_Task details:_
Reproduce every record exactly as written.

Collected data:
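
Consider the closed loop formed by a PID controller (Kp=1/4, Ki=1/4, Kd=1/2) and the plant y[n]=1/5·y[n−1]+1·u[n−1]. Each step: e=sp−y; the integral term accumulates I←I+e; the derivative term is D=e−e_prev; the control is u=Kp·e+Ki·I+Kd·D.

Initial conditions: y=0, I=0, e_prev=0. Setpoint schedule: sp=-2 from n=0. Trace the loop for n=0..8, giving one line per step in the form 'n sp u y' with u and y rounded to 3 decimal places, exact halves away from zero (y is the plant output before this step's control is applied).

0 -2 -2.000 0.000
1 -2 0.500 -2.000
2 -2 -2.600 0.100
3 -2 0.605 -2.580
4 -2 -3.259 0.089
5 -2 0.883 -3.241
6 -2 -3.948 0.235
7 -2 1.368 -3.901
8 -2 -4.713 0.587

(exact arithmetic carried between steps; '≈' marks a value shown rounded to 6 d.p. or computed from one; I and e_prev carry over from the previous line; the table rounds u and y to 3 d.p., halves away from zero)
n=0: y=0, sp=-2, e=sp−y=-2; I=-2, D=e−e_prev=-2; u=1/4·(-2)+1/4·(-2)+1/2·(-2)=-2; next y=1/5·0+1·(-2)=-2
n=1: y=-2, sp=-2, e=sp−y=0; I=-2, D=e−e_prev=2; u=1/4·0+1/4·(-2)+1/2·2=0.5; next y=1/5·(-2)+1·0.5=0.1
n=2: y=0.1, sp=-2, e=sp−y=-2.1; I=-4.1, D=e−e_prev=-2.1; u=1/4·(-2.1)+1/4·(-4.1)+1/2·(-2.1)=-2.6; next y=1/5·0.1+1·(-2.6)=-2.58
n=3: y=-2.58, sp=-2, e=sp−y=0.58; I=-3.52, D=e−e_prev=2.68; u=1/4·0.58+1/4·(-3.52)+1/2·2.68=0.605; next y=1/5·(-2.58)+1·0.605=0.089
n=4: y=0.089, sp=-2, e=sp−y=-2.089; I=-5.609, D=e−e_prev=-2.669; u=1/4·(-2.089)+1/4·(-5.609)+1/2·(-2.669)=-3.259; next y=1/5·0.089+1·(-3.259)=-3.2412
n=5: y=-3.2412, sp=-2, e=sp−y=1.2412; I=-4.3678, D=e−e_prev=3.3302; u=1/4·1.2412+1/4·(-4.3678)+1/2·3.3302=0.88345; next y=1/5·(-3.2412)+1·0.88345=0.23521
n=6: y=0.23521, sp=-2, e=sp−y=-2.23521; I=-6.60301, D=e−e_prev=-3.47641; u=1/4·(-2.23521)+1/4·(-6.60301)+1/2·(-3.47641)=-3.94776; next y=1/5·0.23521+1·(-3.94776)=-3.900718
n=7: y=-3.900718, sp=-2, e=sp−y=1.900718; I=-4.702292, D=e−e_prev=4.135928; u=1/4·1.900718+1/4·(-4.702292)+1/2·4.135928≈1.367571; next y=1/5·(-3.900718)+1·1.367571≈0.587427
n=8: y≈0.587427, sp=-2, e=sp−y≈-2.587427; I≈-7.289719, D=e−e_prev≈-4.488145; u=1/4·(-2.587427)+1/4·(-7.289719)+1/2·(-4.488145)≈-4.713359; next y=1/5·0.587427+1·(-4.713359)≈-4.595874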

_Task result:_
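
Consider the closed loop formed by a PID controller (Kp=1/4, Ki=1/4, Kd=1/2) and the plant y[n]=1/5·y[n−1]+1·u[n−1]. Each step: e=sp−y; the integral term accumulates I←I+e; the derivative term is D=e−e_prev; the control is u=Kp·e+Ki·I+Kd·D.

Initial conditions: y=0, I=0, e_prev=0. Setpoint schedule: sp=-2 from n=0. Trace the loop for n=0..8, giving one line per step in the form 'n sp u y' with u and y rounded to 3 decimal places, exact halves away from zero (y is the plant output before this step's control is applied).

0 -2 -2.000 0.000
1 -2 0.500 -2.000
2 -2 -2.600 0.100
3 -2 0.605 -2.580
4 -2 -3.259 0.089
5 -2 0.883 -3.241
6 -2 -3.948 0.235
7 -2 1.368 -3.901
8 -2 -4.713 0.587

(exact arithmetic carried between steps; '≈' marks a value shown rounded to 6 d.p. or computed from one; I and e_prev carry over from the previous line; the table rounds u and y to 3 d.p., halves away from zero)
n=0: y=0, sp=-2, e=sp−y=-2; I=-2, D=e−e_prev=-2; u=1/4·(-2)+1/4·(-2)+1/2·(-2)=-2; next y=1/5·0+1·(-2)=-2
n=1: y=-2, sp=-2, e=sp−y=0; I=-2, D=e−e_prev=2; u=1/4·0+1/4·(-2)+1/2·2=0.5; next y=1/5·(-2)+1·0.5=0.1
n=2: y=0.1, sp=-2, e=sp−y=-2.1; I=-4.1, D=e−e_prev=-2.1; u=1/4·(-2.1)+1/4·(-4.1)+1/2·(-2.1)=-2.6; next y=1/5·0.1+1·(-2.6)=-2.58
n=3: y=-2.58, sp=-2, e=sp−y=0.58; I=-3.52, D=e−e_prev=2.68; u=1/4·0.58+1/4·(-3.52)+1/2·2.68=0.605; next y=1/5·(-2.58)+1·0.605=0.089
n=4: y=0.089, sp=-2, e=sp−y=-2.089; I=-5.609, D=e−e_prev=-2.669; u=1/4·(-2.089)+1/4·(-5.609)+1/2·(-2.669)=-3.259; next y=1/5·0.089+1·(-3.259)=-3.2412
n=5: y=-3.2412, sp=-2, e=sp−y=1.2412; I=-4.3678, D=e−e_prev=3.3302; u=1/4·1.2412+1/4·(-4.3678)+1/2·3.3302=0.88345; next y=1/5·(-3.2412)+1·0.88345=0.23521
n=6: y=0.23521, sp=-2, e=sp−y=-2.23521; I=-6.60301, D=e−e_prev=-3.47641; u=1/4·(-2.23521)+1/4·(-6.60301)+1/2·(-3.47641)=-3.94776; next y=1/5·0.23521+1·(-3.94776)=-3.900718
n=7: y=-3.900718, sp=-2, e=sp−y=1.900718; I=-4.702292, D=e−e_prev=4.135928; u=1/4·1.900718+1/4·(-4.702292)+1/2·4.135928≈1.367571; next y=1/5·(-3.900718)+1·1.367571≈0.587427
n=8: y≈0.587427, sp=-2, e=sp−y≈-2.587427; I≈-7.289719, D=e−e_prev≈-4.488145; u=1/4·(-2.587427)+1/4·(-7.289719)+1/2·(-4.488145)≈-4.713359; next y=1/5·0.587427+1·(-4.713359)≈-4.595874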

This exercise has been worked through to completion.